** TASK DATA follows **

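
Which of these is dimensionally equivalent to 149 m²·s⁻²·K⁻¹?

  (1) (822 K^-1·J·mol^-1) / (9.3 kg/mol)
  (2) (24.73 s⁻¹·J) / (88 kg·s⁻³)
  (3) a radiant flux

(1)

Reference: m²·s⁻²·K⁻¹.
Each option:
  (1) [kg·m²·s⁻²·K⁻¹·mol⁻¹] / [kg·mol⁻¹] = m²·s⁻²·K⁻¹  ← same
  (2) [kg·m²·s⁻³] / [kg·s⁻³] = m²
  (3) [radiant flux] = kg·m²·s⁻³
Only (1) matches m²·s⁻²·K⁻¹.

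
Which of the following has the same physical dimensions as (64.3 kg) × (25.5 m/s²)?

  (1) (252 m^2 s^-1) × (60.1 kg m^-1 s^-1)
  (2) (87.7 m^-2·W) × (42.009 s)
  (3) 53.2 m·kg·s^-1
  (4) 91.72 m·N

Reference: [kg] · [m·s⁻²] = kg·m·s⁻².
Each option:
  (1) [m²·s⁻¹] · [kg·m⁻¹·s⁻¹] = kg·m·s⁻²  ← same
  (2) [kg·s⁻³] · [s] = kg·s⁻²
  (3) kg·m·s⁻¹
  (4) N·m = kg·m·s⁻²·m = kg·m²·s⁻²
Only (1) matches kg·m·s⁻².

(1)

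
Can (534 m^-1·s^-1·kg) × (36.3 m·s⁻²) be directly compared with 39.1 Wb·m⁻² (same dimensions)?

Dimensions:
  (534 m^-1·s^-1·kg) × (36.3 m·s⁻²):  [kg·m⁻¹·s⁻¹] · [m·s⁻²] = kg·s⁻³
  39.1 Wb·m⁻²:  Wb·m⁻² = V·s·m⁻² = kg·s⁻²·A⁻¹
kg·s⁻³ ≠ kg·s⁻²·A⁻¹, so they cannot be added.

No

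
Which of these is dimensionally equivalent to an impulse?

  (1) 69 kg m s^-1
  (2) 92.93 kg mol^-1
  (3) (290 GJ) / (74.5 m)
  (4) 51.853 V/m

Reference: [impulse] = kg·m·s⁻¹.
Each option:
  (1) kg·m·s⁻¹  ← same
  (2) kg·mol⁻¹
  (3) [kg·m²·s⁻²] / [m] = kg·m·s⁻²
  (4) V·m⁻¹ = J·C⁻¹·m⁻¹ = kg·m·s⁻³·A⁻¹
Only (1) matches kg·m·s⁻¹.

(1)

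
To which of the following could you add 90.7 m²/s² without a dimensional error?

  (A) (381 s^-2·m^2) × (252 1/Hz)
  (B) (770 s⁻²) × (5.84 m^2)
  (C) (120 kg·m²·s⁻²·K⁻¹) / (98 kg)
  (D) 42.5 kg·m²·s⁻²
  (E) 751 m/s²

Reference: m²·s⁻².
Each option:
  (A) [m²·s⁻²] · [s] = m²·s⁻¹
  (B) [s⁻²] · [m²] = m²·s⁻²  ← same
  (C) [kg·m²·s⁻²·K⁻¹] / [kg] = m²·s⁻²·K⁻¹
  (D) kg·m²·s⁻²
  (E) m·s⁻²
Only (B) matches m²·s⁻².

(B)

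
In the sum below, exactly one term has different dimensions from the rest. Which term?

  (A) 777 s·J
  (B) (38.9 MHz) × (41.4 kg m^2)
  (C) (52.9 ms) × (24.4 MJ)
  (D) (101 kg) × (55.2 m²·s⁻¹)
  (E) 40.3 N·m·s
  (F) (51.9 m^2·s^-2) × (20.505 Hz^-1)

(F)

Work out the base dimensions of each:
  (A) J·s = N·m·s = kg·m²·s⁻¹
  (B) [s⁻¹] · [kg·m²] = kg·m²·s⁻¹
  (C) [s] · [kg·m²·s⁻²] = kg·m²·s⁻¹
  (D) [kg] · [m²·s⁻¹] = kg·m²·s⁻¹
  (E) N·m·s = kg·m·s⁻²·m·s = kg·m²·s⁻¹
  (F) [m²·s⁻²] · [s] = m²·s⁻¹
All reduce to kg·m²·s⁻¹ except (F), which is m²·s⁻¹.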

** End of TASK DATA **

PROBLEM TO WORK ON
Copy back the listing above exactly, but only from the line with "(2) 92.93 kg mol^-1" through the line with "(A) 777 s·J", both ends included.

YOUR SOLUTION
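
  (2) 92.93 kg mol^-1
  (3) (290 GJ) / (74.5 m)
  (4) 51.853 V/m

Reference: [impulse] = kg·m·s⁻¹.
Each option:
  (1) kg·m·s⁻¹  ← same
  (2) kg·mol⁻¹
  (3) [kg·m²·s⁻²] / [m] = kg·m·s⁻²
  (4) V·m⁻¹ = J·C⁻¹·m⁻¹ = kg·m·s⁻³·A⁻¹
Only (1) matches kg·m·s⁻¹.

(1)

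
To which of the following could you add 90.7 m²/s² without a dimensional error?

  (A) (381 s^-2·m^2) × (252 1/Hz)
  (B) (770 s⁻²) × (5.84 m^2)
  (C) (120 kg·m²·s⁻²·K⁻¹) / (98 kg)
  (D) 42.5 kg·m²·s⁻²
  (E) 751 m/s²

Reference: m²·s⁻².
Each option:
  (A) [m²·s⁻²] · [s] = m²·s⁻¹
  (B) [s⁻²] · [m²] = m²·s⁻²  ← same
  (C) [kg·m²·s⁻²·K⁻¹] / [kg] = m²·s⁻²·K⁻¹
  (D) kg·m²·s⁻²
  (E) m·s⁻²
Only (B) matches m²·s⁻².

(B)

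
In the sum below, exactly one term has different dimensions from the rest. Which term?

  (A) 777 s·J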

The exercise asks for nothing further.